Exercise prompt
All that is asked is a faithful reproduction of the entries.

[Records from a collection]
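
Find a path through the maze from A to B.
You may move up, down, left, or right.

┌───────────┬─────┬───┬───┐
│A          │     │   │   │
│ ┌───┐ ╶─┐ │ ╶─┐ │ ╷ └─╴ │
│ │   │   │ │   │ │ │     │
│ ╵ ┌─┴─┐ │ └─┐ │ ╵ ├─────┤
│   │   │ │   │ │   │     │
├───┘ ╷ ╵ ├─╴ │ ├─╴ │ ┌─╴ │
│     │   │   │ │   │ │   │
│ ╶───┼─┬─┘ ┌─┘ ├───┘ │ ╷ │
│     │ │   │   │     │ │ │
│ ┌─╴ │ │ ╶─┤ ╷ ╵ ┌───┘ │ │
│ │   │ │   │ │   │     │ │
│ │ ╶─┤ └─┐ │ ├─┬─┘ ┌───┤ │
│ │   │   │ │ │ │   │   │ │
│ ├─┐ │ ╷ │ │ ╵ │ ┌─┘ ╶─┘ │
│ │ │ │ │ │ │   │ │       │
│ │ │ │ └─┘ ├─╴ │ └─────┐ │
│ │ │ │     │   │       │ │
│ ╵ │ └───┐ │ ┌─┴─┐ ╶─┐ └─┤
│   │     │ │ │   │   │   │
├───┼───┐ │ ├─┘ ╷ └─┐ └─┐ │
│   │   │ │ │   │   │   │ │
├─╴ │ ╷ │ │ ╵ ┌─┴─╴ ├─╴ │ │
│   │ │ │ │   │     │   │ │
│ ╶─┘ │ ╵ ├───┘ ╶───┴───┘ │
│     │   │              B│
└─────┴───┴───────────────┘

Finding the shortest path through the maze:
Path length: 36 steps
Directions: right → right → right → right → right → down → down → right → down → left → down → left → down → right → down → down → down → down → down → down → right → up → right → up → right → down → right → down → left → left → down → right → right → right → right → right

Solution:

┌───────────┬─────┬───┬───┐
│A → → → → ↓│     │   │   │
│ ┌───┐ ╶─┐ │ ╶─┐ │ ╷ └─╴ │
│ │   │   │↓│   │ │ │     │
│ ╵ ┌─┴─┐ │ └─┐ │ ╵ ├─────┤
│   │   │ │↳ ↓│ │   │     │
├───┘ ╷ ╵ ├─╴ │ ├─╴ │ ┌─╴ │
│     │   │↓ ↲│ │   │ │   │
│ ╶───┼─┬─┘ ┌─┘ ├───┘ │ ╷ │
│     │ │↓ ↲│   │     │ │ │
│ ┌─╴ │ │ ╶─┤ ╷ ╵ ┌───┘ │ │
│ │   │ │↳ ↓│ │   │     │ │
│ │ ╶─┤ └─┐ │ ├─┬─┘ ┌───┤ │
│ │   │   │↓│ │ │   │   │ │
│ ├─┐ │ ╷ │ │ ╵ │ ┌─┘ ╶─┘ │
│ │ │ │ │ │↓│   │ │       │
│ │ │ │ └─┘ ├─╴ │ └─────┐ │
│ │ │ │    ↓│   │       │ │
│ ╵ │ └───┐ │ ┌─┴─┐ ╶─┐ └─┤
│   │     │↓│ │↱ ↓│   │   │
├───┼───┐ │ ├─┘ ╷ └─┐ └─┐ │
│   │   │ │↓│↱ ↑│↳ ↓│   │ │
├─╴ │ ╷ │ │ ╵ ┌─┴─╴ ├─╴ │ │
│   │ │ │ │↳ ↑│↓ ← ↲│   │ │
│ ╶─┘ │ ╵ ├───┘ ╶───┴───┘ │
│     │   │    ↳ → → → → B│
└─────┴───┴───────────────┘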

Task solution
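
Find a path through the maze from A to B.
You may move up, down, left, or right.

┌───────────┬─────┬───┬───┐
│A          │     │   │   │
│ ┌───┐ ╶─┐ │ ╶─┐ │ ╷ └─╴ │
│ │   │   │ │   │ │ │     │
│ ╵ ┌─┴─┐ │ └─┐ │ ╵ ├─────┤
│   │   │ │   │ │   │     │
├───┘ ╷ ╵ ├─╴ │ ├─╴ │ ┌─╴ │
│     │   │   │ │   │ │   │
│ ╶───┼─┬─┘ ┌─┘ ├───┘ │ ╷ │
│     │ │   │   │     │ │ │
│ ┌─╴ │ │ ╶─┤ ╷ ╵ ┌───┘ │ │
│ │   │ │   │ │   │     │ │
│ │ ╶─┤ └─┐ │ ├─┬─┘ ┌───┤ │
│ │   │   │ │ │ │   │   │ │
│ ├─┐ │ ╷ │ │ ╵ │ ┌─┘ ╶─┘ │
│ │ │ │ │ │ │   │ │       │
│ │ │ │ └─┘ ├─╴ │ └─────┐ │
│ │ │ │     │   │       │ │
│ ╵ │ └───┐ │ ┌─┴─┐ ╶─┐ └─┤
│   │     │ │ │   │   │   │
├───┼───┐ │ ├─┘ ╷ └─┐ └─┐ │
│   │   │ │ │   │   │   │ │
├─╴ │ ╷ │ │ ╵ ┌─┴─╴ ├─╴ │ │
│   │ │ │ │   │     │   │ │
│ ╶─┘ │ ╵ ├───┘ ╶───┴───┘ │
│     │   │              B│
└─────┴───┴───────────────┘

Finding the shortest path through the maze:
Path length: 36 steps
Directions: right → right → right → right → right → down → down → right → down → left → down → left → down → right → down → down → down → down → down → down → right → up → right → up → right → down → right → down → left → left → down → right → right → right → right → right

Solution:

┌───────────┬─────┬───┬───┐
│A → → → → ↓│     │   │   │
│ ┌───┐ ╶─┐ │ ╶─┐ │ ╷ └─╴ │
│ │   │   │↓│   │ │ │     │
│ ╵ ┌─┴─┐ │ └─┐ │ ╵ ├─────┤
│   │   │ │↳ ↓│ │   │     │
├───┘ ╷ ╵ ├─╴ │ ├─╴ │ ┌─╴ │
│     │   │↓ ↲│ │   │ │   │
│ ╶───┼─┬─┘ ┌─┘ ├───┘ │ ╷ │
│     │ │↓ ↲│   │     │ │ │
│ ┌─╴ │ │ ╶─┤ ╷ ╵ ┌───┘ │ │
│ │   │ │↳ ↓│ │   │     │ │
│ │ ╶─┤ └─┐ │ ├─┬─┘ ┌───┤ │
│ │   │   │↓│ │ │   │   │ │
│ ├─┐ │ ╷ │ │ ╵ │ ┌─┘ ╶─┘ │
│ │ │ │ │ │↓│   │ │       │
│ │ │ │ └─┘ ├─╴ │ └─────┐ │
│ │ │ │    ↓│   │       │ │
│ ╵ │ └───┐ │ ┌─┴─┐ ╶─┐ └─┤
│   │     │↓│ │↱ ↓│   │   │
├───┼───┐ │ ├─┘ ╷ └─┐ └─┐ │
│   │   │ │↓│↱ ↑│↳ ↓│   │ │
├─╴ │ ╷ │ │ ╵ ┌─┴─╴ ├─╴ │ │
│   │ │ │ │↳ ↑│↓ ← ↲│   │ │
│ ╶─┘ │ ╵ ├───┘ ╶───┴───┘ │
│     │   │    ↳ → → → → B│
└─────┴───┴───────────────┘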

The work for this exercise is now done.